TASK DETAILS: Below are the entries; give again exactly the lines from the one mentioning "Hiring [7w] depends on Permits" through the one mentioning "Marketing [4w] depends", inclusive.
+---+
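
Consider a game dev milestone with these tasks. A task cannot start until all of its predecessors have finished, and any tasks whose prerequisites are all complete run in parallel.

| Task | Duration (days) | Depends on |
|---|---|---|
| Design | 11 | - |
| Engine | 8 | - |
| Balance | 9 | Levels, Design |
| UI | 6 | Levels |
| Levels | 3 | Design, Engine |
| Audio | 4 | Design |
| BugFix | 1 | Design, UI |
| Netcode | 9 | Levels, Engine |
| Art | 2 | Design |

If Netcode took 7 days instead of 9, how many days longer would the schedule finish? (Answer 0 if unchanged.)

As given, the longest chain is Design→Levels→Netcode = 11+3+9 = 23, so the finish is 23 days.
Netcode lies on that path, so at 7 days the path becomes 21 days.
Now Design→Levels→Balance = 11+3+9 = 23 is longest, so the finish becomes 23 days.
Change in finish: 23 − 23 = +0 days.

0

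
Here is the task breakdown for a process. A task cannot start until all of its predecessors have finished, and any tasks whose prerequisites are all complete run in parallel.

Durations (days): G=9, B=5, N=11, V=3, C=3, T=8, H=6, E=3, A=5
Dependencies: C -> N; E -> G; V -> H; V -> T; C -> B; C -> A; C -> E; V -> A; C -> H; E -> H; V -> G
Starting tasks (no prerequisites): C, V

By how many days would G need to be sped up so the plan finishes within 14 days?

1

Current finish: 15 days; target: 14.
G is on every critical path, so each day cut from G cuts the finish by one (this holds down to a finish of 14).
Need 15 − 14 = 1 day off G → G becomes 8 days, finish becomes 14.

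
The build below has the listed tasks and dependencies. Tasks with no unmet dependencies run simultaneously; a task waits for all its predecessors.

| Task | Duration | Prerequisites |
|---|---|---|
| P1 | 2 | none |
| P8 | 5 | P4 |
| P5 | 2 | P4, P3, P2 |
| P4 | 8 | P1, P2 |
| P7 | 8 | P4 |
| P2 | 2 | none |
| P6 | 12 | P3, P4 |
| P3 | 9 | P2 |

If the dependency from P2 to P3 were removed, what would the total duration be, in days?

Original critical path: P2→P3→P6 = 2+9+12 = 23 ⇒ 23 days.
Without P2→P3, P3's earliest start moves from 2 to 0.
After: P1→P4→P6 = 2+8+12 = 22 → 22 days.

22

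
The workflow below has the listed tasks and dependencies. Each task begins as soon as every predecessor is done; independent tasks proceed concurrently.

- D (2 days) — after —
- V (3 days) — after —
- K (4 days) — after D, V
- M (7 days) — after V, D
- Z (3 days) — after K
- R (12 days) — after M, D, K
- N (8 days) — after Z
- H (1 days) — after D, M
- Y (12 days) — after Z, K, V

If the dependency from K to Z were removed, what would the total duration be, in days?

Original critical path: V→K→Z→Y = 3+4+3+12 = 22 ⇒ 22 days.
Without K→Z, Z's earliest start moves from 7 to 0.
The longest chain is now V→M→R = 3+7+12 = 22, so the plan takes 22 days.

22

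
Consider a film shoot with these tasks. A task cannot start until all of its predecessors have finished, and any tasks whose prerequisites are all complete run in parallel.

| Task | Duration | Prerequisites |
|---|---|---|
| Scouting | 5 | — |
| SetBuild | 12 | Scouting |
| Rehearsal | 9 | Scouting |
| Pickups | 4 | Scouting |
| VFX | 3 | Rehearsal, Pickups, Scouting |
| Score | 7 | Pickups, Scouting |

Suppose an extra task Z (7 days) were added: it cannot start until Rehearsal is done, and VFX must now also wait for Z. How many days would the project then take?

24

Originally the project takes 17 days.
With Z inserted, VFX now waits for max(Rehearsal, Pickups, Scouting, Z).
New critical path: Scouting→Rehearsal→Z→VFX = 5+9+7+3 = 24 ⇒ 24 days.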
+---+
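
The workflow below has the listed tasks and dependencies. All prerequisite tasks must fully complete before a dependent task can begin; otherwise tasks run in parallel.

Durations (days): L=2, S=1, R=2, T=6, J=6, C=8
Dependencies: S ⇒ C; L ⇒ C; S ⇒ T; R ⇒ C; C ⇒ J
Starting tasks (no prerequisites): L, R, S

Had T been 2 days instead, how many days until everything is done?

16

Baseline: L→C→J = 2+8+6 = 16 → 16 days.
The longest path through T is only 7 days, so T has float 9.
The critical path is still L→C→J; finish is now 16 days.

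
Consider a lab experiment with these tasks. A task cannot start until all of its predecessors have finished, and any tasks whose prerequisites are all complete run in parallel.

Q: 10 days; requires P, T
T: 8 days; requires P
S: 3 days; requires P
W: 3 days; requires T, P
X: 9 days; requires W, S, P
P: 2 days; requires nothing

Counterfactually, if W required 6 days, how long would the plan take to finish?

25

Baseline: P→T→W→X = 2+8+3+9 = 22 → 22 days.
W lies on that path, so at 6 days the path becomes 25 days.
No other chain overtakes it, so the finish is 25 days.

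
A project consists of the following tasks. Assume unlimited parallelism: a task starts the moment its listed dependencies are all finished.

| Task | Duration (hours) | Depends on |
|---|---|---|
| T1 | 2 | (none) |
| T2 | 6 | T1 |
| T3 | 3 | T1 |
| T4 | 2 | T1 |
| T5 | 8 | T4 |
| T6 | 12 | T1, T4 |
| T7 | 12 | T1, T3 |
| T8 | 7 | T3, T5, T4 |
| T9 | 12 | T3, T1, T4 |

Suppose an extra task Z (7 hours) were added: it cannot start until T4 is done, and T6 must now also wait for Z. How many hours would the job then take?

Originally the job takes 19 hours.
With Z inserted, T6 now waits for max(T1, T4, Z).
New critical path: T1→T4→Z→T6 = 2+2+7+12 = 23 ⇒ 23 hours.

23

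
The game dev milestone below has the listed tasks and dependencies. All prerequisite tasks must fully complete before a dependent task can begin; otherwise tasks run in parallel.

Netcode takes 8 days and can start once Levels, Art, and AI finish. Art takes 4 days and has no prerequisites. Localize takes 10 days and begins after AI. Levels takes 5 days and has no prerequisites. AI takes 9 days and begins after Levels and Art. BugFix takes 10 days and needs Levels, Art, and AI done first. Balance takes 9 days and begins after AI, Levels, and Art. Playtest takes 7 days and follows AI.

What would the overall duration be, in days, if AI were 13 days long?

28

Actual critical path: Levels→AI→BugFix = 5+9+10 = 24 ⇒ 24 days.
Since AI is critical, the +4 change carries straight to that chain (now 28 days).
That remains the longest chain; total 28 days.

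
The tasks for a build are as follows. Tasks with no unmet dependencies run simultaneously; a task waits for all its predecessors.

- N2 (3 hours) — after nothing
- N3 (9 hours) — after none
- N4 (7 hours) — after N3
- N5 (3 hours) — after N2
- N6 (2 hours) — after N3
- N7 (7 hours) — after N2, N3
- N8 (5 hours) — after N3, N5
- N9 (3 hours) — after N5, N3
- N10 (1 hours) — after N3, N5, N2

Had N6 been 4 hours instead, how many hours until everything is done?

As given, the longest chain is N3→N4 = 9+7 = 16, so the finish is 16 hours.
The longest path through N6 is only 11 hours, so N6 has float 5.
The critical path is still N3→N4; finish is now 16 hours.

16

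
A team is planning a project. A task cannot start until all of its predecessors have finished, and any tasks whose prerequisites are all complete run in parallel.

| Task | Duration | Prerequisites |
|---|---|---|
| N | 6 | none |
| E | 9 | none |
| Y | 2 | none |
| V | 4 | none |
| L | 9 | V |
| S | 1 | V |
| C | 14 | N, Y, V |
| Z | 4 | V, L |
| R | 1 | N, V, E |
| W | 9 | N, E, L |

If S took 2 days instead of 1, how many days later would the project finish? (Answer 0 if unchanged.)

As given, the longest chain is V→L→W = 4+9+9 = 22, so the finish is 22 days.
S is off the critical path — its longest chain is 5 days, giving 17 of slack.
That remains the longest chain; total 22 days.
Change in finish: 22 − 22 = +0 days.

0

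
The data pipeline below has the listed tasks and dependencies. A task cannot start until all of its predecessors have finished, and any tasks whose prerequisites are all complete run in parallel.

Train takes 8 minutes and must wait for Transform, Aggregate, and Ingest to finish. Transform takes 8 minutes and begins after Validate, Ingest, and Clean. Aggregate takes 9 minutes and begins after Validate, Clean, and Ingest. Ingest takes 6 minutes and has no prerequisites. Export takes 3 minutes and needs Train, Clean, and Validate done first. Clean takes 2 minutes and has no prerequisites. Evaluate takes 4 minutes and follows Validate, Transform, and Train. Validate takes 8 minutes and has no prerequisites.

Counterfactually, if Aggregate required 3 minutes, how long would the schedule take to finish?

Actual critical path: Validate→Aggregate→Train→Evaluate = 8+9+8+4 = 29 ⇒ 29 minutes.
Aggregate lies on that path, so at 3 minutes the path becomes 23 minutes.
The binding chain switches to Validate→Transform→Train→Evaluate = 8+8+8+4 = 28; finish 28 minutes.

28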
+---+
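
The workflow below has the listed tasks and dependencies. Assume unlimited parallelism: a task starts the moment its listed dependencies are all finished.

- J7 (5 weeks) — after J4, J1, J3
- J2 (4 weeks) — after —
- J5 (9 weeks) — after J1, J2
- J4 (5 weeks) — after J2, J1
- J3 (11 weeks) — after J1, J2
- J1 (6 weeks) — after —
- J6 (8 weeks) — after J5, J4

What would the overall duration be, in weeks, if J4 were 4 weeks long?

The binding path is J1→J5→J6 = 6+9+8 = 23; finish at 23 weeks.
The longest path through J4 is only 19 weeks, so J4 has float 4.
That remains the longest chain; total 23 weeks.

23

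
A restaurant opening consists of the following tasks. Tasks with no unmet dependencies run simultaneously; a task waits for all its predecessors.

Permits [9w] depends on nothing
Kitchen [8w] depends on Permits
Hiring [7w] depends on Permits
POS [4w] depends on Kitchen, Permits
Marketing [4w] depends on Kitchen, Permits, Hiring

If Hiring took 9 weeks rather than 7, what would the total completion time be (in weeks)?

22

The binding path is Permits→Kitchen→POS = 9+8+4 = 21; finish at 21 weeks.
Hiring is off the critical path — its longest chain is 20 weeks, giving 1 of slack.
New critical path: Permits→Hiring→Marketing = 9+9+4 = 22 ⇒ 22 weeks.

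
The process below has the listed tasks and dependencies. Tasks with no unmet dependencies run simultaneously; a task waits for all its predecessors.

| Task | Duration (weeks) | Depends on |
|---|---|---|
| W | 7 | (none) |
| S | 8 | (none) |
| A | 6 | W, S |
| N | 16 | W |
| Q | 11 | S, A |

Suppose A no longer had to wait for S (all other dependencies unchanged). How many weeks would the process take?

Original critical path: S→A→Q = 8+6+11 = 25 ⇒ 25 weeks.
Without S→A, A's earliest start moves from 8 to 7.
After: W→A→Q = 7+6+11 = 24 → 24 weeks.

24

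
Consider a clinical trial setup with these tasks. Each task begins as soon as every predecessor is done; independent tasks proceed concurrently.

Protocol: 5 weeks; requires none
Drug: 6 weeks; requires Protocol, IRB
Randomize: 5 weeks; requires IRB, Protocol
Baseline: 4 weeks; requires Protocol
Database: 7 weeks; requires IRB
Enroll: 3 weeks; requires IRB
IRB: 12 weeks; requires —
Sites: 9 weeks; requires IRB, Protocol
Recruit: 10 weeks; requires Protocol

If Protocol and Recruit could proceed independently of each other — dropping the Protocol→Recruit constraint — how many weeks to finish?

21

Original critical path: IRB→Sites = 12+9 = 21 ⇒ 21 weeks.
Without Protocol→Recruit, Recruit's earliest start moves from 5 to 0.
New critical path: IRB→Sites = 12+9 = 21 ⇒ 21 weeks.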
+---+
RESPONSE:
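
Hiring [7w] depends on Permits
POS [4w] depends on Kitchen, Permits
Marketing [4w] depends on Kitchen, Permits, Hiring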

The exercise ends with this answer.